(Saved entries)

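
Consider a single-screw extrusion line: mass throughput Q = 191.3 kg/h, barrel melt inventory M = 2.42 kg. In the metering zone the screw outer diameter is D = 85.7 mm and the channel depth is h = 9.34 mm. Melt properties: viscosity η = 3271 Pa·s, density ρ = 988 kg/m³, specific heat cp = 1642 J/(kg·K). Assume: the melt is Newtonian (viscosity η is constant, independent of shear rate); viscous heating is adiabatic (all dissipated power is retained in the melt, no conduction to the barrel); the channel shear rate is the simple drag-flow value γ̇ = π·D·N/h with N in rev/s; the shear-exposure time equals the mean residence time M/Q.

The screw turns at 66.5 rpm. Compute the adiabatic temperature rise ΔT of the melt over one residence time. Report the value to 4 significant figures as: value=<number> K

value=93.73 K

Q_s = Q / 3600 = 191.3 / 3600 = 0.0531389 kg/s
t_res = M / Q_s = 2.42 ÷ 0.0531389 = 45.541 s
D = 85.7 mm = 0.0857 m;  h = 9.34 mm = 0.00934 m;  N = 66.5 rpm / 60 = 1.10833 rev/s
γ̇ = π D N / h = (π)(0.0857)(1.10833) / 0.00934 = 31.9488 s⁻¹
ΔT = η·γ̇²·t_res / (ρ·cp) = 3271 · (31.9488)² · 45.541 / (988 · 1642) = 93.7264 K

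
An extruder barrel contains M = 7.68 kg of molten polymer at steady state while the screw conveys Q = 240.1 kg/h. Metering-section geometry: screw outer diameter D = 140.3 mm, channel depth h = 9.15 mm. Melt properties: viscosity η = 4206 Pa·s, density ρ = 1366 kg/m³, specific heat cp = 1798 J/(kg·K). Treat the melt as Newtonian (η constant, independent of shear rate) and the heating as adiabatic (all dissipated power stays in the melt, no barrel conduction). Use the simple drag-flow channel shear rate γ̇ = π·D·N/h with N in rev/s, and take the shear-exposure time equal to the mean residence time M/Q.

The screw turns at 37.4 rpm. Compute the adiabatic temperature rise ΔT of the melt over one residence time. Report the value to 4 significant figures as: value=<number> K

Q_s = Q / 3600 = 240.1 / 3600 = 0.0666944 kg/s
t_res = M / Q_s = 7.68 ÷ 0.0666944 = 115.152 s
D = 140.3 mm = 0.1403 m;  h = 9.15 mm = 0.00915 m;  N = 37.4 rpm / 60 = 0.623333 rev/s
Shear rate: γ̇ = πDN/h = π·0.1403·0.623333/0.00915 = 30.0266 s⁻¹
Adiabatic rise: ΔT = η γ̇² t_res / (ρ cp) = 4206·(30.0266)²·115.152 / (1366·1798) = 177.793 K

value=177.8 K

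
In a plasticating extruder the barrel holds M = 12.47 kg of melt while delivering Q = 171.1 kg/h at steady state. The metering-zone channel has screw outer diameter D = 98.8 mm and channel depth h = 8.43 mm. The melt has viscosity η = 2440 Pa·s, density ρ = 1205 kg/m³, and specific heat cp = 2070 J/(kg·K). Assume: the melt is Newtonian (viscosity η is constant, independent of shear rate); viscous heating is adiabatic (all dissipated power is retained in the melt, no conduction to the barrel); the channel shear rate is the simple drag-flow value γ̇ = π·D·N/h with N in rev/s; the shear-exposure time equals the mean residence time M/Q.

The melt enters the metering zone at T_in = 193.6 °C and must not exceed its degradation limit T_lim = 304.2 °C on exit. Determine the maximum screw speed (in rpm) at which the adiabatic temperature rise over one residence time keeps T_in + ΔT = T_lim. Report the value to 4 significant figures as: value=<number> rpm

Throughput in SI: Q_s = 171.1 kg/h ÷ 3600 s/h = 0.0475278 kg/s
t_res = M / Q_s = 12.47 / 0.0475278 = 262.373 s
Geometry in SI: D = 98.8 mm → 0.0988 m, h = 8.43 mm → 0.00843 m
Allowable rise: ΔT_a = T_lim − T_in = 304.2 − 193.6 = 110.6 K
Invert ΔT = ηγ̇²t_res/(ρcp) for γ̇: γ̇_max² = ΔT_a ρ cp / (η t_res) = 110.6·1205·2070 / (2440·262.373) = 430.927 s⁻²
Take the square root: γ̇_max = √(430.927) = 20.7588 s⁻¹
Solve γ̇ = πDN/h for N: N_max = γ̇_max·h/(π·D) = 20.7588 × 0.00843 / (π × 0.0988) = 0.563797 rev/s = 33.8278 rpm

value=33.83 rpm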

• **Try it**
All the lines above must appear again in the answer, word for word.

• **Response**
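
Consider a single-screw extrusion line: mass throughput Q = 191.3 kg/h, barrel melt inventory M = 2.42 kg. In the metering zone the screw outer diameter is D = 85.7 mm and the channel depth is h = 9.34 mm. Melt properties: viscosity η = 3271 Pa·s, density ρ = 988 kg/m³, specific heat cp = 1642 J/(kg·K). Assume: the melt is Newtonian (viscosity η is constant, independent of shear rate); viscous heating is adiabatic (all dissipated power is retained in the melt, no conduction to the barrel); the channel shear rate is the simple drag-flow value γ̇ = π·D·N/h with N in rev/s; the shear-exposure time equals the mean residence time M/Q.

The screw turns at 66.5 rpm. Compute the adiabatic temperature rise ΔT of the melt over one residence time. Report the value to 4 significant figures as: value=<number> K

value=93.73 K

Q_s = Q / 3600 = 191.3 / 3600 = 0.0531389 kg/s
t_res = M / Q_s = 2.42 ÷ 0.0531389 = 45.541 s
D = 85.7 mm = 0.0857 m;  h = 9.34 mm = 0.00934 m;  N = 66.5 rpm / 60 = 1.10833 rev/s
γ̇ = π D N / h = (π)(0.0857)(1.10833) / 0.00934 = 31.9488 s⁻¹
ΔT = η·γ̇²·t_res / (ρ·cp) = 3271 · (31.9488)² · 45.541 / (988 · 1642) = 93.7264 K

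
An extruder barrel contains M = 7.68 kg of molten polymer at steady state while the screw conveys Q = 240.1 kg/h. Metering-section geometry: screw outer diameter D = 140.3 mm, channel depth h = 9.15 mm. Melt properties: viscosity η = 4206 Pa·s, density ρ = 1366 kg/m³, specific heat cp = 1798 J/(kg·K). Treat the melt as Newtonian (η constant, independent of shear rate) and the heating as adiabatic (all dissipated power stays in the melt, no barrel conduction). Use the simple drag-flow channel shear rate γ̇ = π·D·N/h with N in rev/s, and take the shear-exposure time equal to the mean residence time M/Q.

The screw turns at 37.4 rpm. Compute the adiabatic temperature rise ΔT of the melt over one residence time. Report the value to 4 significant figures as: value=<number> K

Q_s = Q / 3600 = 240.1 / 3600 = 0.0666944 kg/s
t_res = M / Q_s = 7.68 ÷ 0.0666944 = 115.152 s
D = 140.3 mm = 0.1403 m;  h = 9.15 mm = 0.00915 m;  N = 37.4 rpm / 60 = 0.623333 rev/s
Shear rate: γ̇ = πDN/h = π·0.1403·0.623333/0.00915 = 30.0266 s⁻¹
Adiabatic rise: ΔT = η γ̇² t_res / (ρ cp) = 4206·(30.0266)²·115.152 / (1366·1798) = 177.793 K

value=177.8 K

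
In a plasticating extruder the barrel holds M = 12.47 kg of melt while delivering Q = 171.1 kg/h at steady state. The metering-zone channel has screw outer diameter D = 98.8 mm and channel depth h = 8.43 mm. The melt has viscosity η = 2440 Pa·s, density ρ = 1205 kg/m³, and specific heat cp = 2070 J/(kg·K). Assume: the melt is Newtonian (viscosity η is constant, independent of shear rate); viscous heating is adiabatic (all dissipated power is retained in the melt, no conduction to the barrel); the channel shear rate is the simple drag-flow value γ̇ = π·D·N/h with N in rev/s; the shear-exposure time equals the mean residence time M/Q.

The melt enters the metering zone at T_in = 193.6 °C and must not exceed its degradation limit T_lim = 304.2 °C on exit. Determine the maximum screw speed (in rpm) at which the adiabatic temperature rise over one residence time keeps T_in + ΔT = T_lim. Report the value to 4 significant figures as: value=<number> rpm

Throughput in SI: Q_s = 171.1 kg/h ÷ 3600 s/h = 0.0475278 kg/s
t_res = M / Q_s = 12.47 / 0.0475278 = 262.373 s
Geometry in SI: D = 98.8 mm → 0.0988 m, h = 8.43 mm → 0.00843 m
Allowable rise: ΔT_a = T_lim − T_in = 304.2 − 193.6 = 110.6 K
Invert ΔT = ηγ̇²t_res/(ρcp) for γ̇: γ̇_max² = ΔT_a ρ cp / (η t_res) = 110.6·1205·2070 / (2440·262.373) = 430.927 s⁻²
Take the square root: γ̇_max = √(430.927) = 20.7588 s⁻¹
Solve γ̇ = πDN/h for N: N_max = γ̇_max·h/(π·D) = 20.7588 × 0.00843 / (π × 0.0988) = 0.563797 rev/s = 33.8278 rpm

value=33.83 rpm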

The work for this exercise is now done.